Retype every line below precisely as it appears.

Exercise material:

****************************************

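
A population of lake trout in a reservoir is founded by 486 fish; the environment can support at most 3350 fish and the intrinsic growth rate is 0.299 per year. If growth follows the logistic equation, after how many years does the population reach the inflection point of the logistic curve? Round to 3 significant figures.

Logistic growth is fastest at N = K/2 = 1675.
A = (K − N₀)/N₀ = 5.893. Set K/(1 + A·e^(−rt)) = K/2 → A·e^(−rt) = 1.
e^(−0.299t) = 1/5.893 = 0.169693, so t = ln(5.893)/0.299 = 1.7738/0.299 = 5.9323.

5.93 years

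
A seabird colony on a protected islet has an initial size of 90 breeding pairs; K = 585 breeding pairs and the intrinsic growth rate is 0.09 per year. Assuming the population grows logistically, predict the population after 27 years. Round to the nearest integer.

394 breeding pairs

A = (K − N₀)/N₀ = (585 − 90)/90 = 5.5.
N(t) = K/(1 + A·e^(−rt)) = 585/(1 + 5.5×e^(−0.09×27)).
e^(−2.43) = 0.088037; denominator = 1 + 5.5×0.088037 = 1.4842.
N = 585/1.4842 = 394.151.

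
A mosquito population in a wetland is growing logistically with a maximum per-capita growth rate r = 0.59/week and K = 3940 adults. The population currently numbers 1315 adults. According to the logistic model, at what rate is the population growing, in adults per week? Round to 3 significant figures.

dN/dt = rN(1 − N/K) = 0.59 × 1315 × (1 − 1315/3940).
1 − 1315/3940 = 0.66624; dN/dt = 0.59 × 1315 × 0.66624 = 516.91.

517 adults per week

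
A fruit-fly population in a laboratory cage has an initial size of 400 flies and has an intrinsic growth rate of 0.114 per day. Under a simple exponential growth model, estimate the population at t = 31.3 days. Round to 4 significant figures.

N(t) = N₀·e^(rt) = 400 × e^(0.114×31.3) = 400 × e^3.568.
e^3.568 ≈ 35.453, so N ≈ 400 × 35.453 = 14181.1.

14180 flies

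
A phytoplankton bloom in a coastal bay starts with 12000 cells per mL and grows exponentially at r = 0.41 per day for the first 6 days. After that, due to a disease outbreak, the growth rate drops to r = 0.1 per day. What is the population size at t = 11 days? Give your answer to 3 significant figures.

Phase 1: N(6) = 12000·e^(0.41×6) = 12000·e^2.46 = 140458.
Phase 2 runs for 11 − 6 = 5 days at r = 0.1.
N(11) = 140458·e^(0.1×5) = 140458·e^0.5 = 231576.

232000 cells per mL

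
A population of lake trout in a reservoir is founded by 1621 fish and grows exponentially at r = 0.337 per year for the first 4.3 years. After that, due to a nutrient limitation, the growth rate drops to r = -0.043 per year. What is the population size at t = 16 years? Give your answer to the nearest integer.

Phase 1: N(4.3) = 1621·e^(0.337×4.3) = 1621·e^1.449 = 6904.29.
Phase 2 runs for 16 − 4.3 = 11.7 years at r = -0.043.
N(16) = 6904.29·e^(-0.043×11.7) = 6904.29·e^-0.5031 = 4174.7.

4175 fish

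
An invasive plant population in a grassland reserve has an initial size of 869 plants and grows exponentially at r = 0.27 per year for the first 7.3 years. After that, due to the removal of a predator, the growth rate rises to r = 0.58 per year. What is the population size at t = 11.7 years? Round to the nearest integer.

80045 plants

Phase 1: N(7.3) = 869·e^(0.27×7.3) = 869·e^1.971 = 6237.55.
Phase 2 runs for 11.7 − 7.3 = 4.4 years at r = 0.58.
N(11.7) = 6237.55·e^(0.58×4.4) = 6237.55·e^2.552 = 80044.9.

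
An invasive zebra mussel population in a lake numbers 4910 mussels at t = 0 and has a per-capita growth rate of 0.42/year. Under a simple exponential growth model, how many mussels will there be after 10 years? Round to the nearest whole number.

N(t) = N₀·e^(rt) = 4910 × e^(0.42×10) = 4910 × e^4.2.
e^4.2 ≈ 66.686, so N ≈ 4910 × 66.686 = 327430.

327430 mussels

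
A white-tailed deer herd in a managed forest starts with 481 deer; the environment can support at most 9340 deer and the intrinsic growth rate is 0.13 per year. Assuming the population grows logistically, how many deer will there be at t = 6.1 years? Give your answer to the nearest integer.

A = (K − N₀)/N₀ = (9340 − 481)/481 = 18.418.
N(t) = K/(1 + A·e^(−rt)) = 9340/(1 + 18.418×e^(−0.13×6.1)).
e^(−0.793) = 0.45249; denominator = 1 + 18.418×0.45249 = 9.3338.
N = 9340/9.3338 = 1000.66.

1001 deer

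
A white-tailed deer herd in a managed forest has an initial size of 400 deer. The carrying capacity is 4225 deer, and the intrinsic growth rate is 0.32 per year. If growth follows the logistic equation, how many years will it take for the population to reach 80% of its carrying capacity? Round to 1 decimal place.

A = (K − N₀)/N₀ = (4225 − 400)/400 = 9.5625.
Solve 4225/(1 + 9.5625·e^(−0.32t)) = 3380: 1 + 9.5625·e^(−0.32t) = 1.25, so e^(−0.32t) = 0.0261438.
−0.32·t = ln(0.0261438) = -3.6441, so t = 3.6441/0.32 = 11.388.

11.4 years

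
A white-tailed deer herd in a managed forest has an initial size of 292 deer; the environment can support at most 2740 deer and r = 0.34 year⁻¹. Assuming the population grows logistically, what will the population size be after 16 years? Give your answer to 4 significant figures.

2644 deer

A = (K − N₀)/N₀ = (2740 − 292)/292 = 8.3836.
N(t) = K/(1 + A·e^(−rt)) = 2740/(1 + 8.3836×e^(−0.34×16)).
e^(−5.44) = 0.0043395; denominator = 1 + 8.3836×0.0043395 = 1.0364.
N = 2740/1.0364 = 2643.82.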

****************************************

Solution to this task:
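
A population of lake trout in a reservoir is founded by 486 fish; the environment can support at most 3350 fish and the intrinsic growth rate is 0.299 per year. If growth follows the logistic equation, after how many years does the population reach the inflection point of the logistic curve? Round to 3 significant figures.

Logistic growth is fastest at N = K/2 = 1675.
A = (K − N₀)/N₀ = 5.893. Set K/(1 + A·e^(−rt)) = K/2 → A·e^(−rt) = 1.
e^(−0.299t) = 1/5.893 = 0.169693, so t = ln(5.893)/0.299 = 1.7738/0.299 = 5.9323.

5.93 years

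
A seabird colony on a protected islet has an initial size of 90 breeding pairs; K = 585 breeding pairs and the intrinsic growth rate is 0.09 per year. Assuming the population grows logistically, predict the population after 27 years. Round to the nearest integer.

394 breeding pairs

A = (K − N₀)/N₀ = (585 − 90)/90 = 5.5.
N(t) = K/(1 + A·e^(−rt)) = 585/(1 + 5.5×e^(−0.09×27)).
e^(−2.43) = 0.088037; denominator = 1 + 5.5×0.088037 = 1.4842.
N = 585/1.4842 = 394.151.

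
A mosquito population in a wetland is growing logistically with a maximum per-capita growth rate r = 0.59/week and K = 3940 adults. The population currently numbers 1315 adults. According to the logistic model, at what rate is the population growing, in adults per week? Round to 3 significant figures.

dN/dt = rN(1 − N/K) = 0.59 × 1315 × (1 − 1315/3940).
1 − 1315/3940 = 0.66624; dN/dt = 0.59 × 1315 × 0.66624 = 516.91.

517 adults per week

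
A fruit-fly population in a laboratory cage has an initial size of 400 flies and has an intrinsic growth rate of 0.114 per day. Under a simple exponential growth model, estimate the population at t = 31.3 days. Round to 4 significant figures.

N(t) = N₀·e^(rt) = 400 × e^(0.114×31.3) = 400 × e^3.568.
e^3.568 ≈ 35.453, so N ≈ 400 × 35.453 = 14181.1.

14180 flies

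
A phytoplankton bloom in a coastal bay starts with 12000 cells per mL and grows exponentially at r = 0.41 per day for the first 6 days. After that, due to a disease outbreak, the growth rate drops to r = 0.1 per day. What is the population size at t = 11 days? Give your answer to 3 significant figures.

Phase 1: N(6) = 12000·e^(0.41×6) = 12000·e^2.46 = 140458.
Phase 2 runs for 11 − 6 = 5 days at r = 0.1.
N(11) = 140458·e^(0.1×5) = 140458·e^0.5 = 231576.

232000 cells per mL

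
A population of lake trout in a reservoir is founded by 1621 fish and grows exponentially at r = 0.337 per year for the first 4.3 years. After that, due to a nutrient limitation, the growth rate drops to r = -0.043 per year. What is the population size at t = 16 years? Give your answer to the nearest integer.

Phase 1: N(4.3) = 1621·e^(0.337×4.3) = 1621·e^1.449 = 6904.29.
Phase 2 runs for 16 − 4.3 = 11.7 years at r = -0.043.
N(16) = 6904.29·e^(-0.043×11.7) = 6904.29·e^-0.5031 = 4174.7.

4175 fish

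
An invasive plant population in a grassland reserve has an initial size of 869 plants and grows exponentially at r = 0.27 per year for the first 7.3 years. After that, due to the removal of a predator, the growth rate rises to r = 0.58 per year. What is the population size at t = 11.7 years? Round to the nearest integer.

80045 plants

Phase 1: N(7.3) = 869·e^(0.27×7.3) = 869·e^1.971 = 6237.55.
Phase 2 runs for 11.7 − 7.3 = 4.4 years at r = 0.58.
N(11.7) = 6237.55·e^(0.58×4.4) = 6237.55·e^2.552 = 80044.9.

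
An invasive zebra mussel population in a lake numbers 4910 mussels at t = 0 and has a per-capita growth rate of 0.42/year. Under a simple exponential growth model, how many mussels will there be after 10 years? Round to the nearest whole number.

N(t) = N₀·e^(rt) = 4910 × e^(0.42×10) = 4910 × e^4.2.
e^4.2 ≈ 66.686, so N ≈ 4910 × 66.686 = 327430.

327430 mussels

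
A white-tailed deer herd in a managed forest starts with 481 deer; the environment can support at most 9340 deer and the intrinsic growth rate is 0.13 per year. Assuming the population grows logistically, how many deer will there be at t = 6.1 years? Give your answer to the nearest integer.

A = (K − N₀)/N₀ = (9340 − 481)/481 = 18.418.
N(t) = K/(1 + A·e^(−rt)) = 9340/(1 + 18.418×e^(−0.13×6.1)).
e^(−0.793) = 0.45249; denominator = 1 + 18.418×0.45249 = 9.3338.
N = 9340/9.3338 = 1000.66.

1001 deer

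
A white-tailed deer herd in a managed forest has an initial size of 400 deer. The carrying capacity is 4225 deer, and the intrinsic growth rate is 0.32 per year. If growth follows the logistic equation, how many years will it take for the population to reach 80% of its carrying capacity? Round to 1 decimal place.

A = (K − N₀)/N₀ = (4225 − 400)/400 = 9.5625.
Solve 4225/(1 + 9.5625·e^(−0.32t)) = 3380: 1 + 9.5625·e^(−0.32t) = 1.25, so e^(−0.32t) = 0.0261438.
−0.32·t = ln(0.0261438) = -3.6441, so t = 3.6441/0.32 = 11.388.

11.4 years

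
A white-tailed deer herd in a managed forest has an initial size of 292 deer; the environment can support at most 2740 deer and r = 0.34 year⁻¹. Assuming the population grows logistically, what will the population size be after 16 years? Give your answer to 4 significant figures.

2644 deer

A = (K − N₀)/N₀ = (2740 − 292)/292 = 8.3836.
N(t) = K/(1 + A·e^(−rt)) = 2740/(1 + 8.3836×e^(−0.34×16)).
e^(−5.44) = 0.0043395; denominator = 1 + 8.3836×0.0043395 = 1.0364.
N = 2740/1.0364 = 2643.82.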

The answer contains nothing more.